**What is required**. Each line of the listing that includes "study" should be reported.

*** Opening of The data ***

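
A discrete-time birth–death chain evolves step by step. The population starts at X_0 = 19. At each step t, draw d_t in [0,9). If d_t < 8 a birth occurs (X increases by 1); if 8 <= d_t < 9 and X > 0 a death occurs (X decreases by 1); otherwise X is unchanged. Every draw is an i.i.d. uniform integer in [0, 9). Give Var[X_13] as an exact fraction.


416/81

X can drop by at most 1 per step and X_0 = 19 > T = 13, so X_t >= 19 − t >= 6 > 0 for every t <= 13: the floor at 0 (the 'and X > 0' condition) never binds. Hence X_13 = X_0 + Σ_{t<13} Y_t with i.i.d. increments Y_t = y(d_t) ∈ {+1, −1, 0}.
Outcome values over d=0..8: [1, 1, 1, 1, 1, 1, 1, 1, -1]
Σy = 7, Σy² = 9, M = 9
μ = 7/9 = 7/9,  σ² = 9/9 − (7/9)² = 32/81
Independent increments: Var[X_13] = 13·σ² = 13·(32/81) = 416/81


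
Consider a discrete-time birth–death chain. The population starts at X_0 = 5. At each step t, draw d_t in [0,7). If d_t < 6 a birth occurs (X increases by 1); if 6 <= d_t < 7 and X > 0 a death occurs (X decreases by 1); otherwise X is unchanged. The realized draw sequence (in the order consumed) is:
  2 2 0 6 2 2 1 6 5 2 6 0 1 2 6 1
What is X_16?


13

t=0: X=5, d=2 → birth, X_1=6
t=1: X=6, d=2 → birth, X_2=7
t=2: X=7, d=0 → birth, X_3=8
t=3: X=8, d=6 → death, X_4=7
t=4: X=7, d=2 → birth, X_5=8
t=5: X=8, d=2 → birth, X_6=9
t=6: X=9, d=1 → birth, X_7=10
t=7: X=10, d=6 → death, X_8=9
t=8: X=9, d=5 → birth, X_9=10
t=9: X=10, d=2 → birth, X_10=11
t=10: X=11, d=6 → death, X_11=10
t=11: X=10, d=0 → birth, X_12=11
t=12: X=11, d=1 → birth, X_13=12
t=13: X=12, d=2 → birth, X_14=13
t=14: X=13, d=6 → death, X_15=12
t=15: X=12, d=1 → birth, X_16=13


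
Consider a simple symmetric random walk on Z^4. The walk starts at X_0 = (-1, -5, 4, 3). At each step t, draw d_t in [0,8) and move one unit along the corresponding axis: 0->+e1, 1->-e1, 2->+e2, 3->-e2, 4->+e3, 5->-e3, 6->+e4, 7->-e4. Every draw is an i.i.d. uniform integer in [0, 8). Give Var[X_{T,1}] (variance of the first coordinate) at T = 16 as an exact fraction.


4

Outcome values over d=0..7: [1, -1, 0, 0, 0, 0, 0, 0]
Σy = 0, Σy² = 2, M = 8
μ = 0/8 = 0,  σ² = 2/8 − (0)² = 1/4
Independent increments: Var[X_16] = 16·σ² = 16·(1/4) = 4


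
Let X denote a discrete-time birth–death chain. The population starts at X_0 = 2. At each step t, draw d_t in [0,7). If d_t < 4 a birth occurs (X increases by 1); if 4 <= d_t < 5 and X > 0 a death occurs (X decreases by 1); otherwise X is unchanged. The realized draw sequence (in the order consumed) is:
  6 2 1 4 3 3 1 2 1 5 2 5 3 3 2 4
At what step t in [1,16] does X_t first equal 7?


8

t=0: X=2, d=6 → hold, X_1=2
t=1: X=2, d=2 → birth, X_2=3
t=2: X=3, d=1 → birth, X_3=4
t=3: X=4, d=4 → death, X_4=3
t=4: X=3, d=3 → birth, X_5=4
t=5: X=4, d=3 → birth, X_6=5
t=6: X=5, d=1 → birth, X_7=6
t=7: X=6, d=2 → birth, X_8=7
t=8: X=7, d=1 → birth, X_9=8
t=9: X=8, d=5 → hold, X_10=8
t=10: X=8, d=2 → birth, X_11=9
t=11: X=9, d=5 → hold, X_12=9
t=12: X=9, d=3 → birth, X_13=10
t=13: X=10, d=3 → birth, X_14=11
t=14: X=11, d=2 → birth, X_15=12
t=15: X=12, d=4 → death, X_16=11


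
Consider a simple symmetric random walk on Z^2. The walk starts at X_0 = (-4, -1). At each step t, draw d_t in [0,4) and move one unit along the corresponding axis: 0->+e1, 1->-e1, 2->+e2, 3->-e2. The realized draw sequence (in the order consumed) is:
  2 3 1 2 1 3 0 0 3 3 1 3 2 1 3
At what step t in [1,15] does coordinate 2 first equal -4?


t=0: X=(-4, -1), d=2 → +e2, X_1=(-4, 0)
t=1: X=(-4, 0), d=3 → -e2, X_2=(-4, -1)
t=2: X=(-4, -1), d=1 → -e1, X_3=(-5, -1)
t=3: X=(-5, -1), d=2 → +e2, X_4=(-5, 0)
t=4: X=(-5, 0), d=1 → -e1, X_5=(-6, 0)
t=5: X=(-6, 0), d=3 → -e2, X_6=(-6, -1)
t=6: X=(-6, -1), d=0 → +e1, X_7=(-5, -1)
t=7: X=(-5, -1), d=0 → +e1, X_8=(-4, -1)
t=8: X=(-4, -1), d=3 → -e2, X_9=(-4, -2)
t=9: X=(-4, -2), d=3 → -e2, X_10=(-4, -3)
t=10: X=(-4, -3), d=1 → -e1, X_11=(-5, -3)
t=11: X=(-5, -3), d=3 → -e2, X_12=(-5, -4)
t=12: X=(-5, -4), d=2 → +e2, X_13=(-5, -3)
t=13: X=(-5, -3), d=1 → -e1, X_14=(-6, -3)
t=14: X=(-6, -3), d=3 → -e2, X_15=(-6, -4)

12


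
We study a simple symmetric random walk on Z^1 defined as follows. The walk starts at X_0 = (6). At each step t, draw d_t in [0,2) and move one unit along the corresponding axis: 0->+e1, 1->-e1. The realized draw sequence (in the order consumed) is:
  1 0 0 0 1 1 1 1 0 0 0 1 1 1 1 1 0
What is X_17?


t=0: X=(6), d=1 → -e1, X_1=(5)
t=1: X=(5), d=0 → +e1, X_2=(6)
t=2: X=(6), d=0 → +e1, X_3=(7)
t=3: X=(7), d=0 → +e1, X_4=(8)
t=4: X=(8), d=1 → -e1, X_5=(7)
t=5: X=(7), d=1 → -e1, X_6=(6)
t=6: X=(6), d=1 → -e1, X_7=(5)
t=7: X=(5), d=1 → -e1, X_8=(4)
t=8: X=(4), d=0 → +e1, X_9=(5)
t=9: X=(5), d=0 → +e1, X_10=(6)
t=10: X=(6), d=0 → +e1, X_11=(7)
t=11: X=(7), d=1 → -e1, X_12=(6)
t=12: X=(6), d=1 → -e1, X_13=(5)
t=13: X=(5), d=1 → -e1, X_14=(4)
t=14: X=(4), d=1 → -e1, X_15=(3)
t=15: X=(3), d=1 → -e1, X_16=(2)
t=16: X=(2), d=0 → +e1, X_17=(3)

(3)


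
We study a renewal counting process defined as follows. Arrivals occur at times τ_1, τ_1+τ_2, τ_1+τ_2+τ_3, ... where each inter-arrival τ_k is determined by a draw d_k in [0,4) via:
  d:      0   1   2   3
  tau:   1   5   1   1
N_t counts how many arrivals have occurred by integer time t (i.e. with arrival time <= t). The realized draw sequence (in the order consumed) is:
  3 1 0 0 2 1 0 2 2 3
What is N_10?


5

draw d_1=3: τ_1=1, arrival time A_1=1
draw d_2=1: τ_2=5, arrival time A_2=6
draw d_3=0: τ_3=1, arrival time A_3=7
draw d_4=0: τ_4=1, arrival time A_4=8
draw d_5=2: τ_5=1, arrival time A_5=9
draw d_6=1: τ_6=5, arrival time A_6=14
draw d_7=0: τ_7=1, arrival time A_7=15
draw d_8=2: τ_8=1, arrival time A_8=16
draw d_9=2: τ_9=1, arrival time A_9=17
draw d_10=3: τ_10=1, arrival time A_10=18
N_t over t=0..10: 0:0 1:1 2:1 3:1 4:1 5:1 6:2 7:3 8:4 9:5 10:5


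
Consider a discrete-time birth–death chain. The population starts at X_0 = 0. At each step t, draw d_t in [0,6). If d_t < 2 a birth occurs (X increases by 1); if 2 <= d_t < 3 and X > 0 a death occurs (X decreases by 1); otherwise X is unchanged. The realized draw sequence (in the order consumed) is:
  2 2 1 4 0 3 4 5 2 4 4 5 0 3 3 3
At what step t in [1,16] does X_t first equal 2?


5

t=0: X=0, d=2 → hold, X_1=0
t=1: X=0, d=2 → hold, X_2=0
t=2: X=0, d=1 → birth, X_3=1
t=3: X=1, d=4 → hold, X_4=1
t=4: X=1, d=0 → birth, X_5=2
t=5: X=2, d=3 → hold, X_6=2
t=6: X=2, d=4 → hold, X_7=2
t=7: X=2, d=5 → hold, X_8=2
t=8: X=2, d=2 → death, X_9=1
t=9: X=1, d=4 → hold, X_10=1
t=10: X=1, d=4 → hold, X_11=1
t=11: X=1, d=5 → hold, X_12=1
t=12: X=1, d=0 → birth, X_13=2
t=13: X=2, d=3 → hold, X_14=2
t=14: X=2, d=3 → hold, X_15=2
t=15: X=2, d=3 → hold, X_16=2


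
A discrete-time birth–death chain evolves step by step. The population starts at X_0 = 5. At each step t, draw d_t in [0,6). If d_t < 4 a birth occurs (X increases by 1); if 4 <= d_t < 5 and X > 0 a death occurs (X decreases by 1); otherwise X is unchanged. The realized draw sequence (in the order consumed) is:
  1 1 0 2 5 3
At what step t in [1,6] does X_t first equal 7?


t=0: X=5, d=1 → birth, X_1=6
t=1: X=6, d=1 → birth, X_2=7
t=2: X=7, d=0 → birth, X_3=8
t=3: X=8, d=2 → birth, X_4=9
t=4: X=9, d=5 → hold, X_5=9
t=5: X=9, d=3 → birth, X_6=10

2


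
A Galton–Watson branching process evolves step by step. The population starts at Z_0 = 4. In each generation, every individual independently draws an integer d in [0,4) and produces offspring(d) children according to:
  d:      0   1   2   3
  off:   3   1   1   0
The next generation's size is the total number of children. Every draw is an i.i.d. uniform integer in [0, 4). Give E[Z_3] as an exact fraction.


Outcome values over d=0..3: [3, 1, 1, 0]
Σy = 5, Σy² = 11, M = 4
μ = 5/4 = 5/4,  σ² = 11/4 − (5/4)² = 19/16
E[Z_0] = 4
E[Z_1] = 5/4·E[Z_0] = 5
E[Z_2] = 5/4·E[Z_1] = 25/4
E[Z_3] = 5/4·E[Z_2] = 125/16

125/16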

*** Close of The data ***

**Reply to the task**.
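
We study a simple symmetric random walk on Z^1 defined as follows. The walk starts at X_0 = (6). At each step t, draw d_t in [0,2) and move one unit along the corresponding axis: 0->+e1, 1->-e1. The realized draw sequence (in the order consumed) is:
We study a renewal counting process defined as follows. Arrivals occur at times τ_1, τ_1+τ_2, τ_1+τ_2+τ_3, ... where each inter-arrival τ_k is determined by a draw d_k in [0,4) via: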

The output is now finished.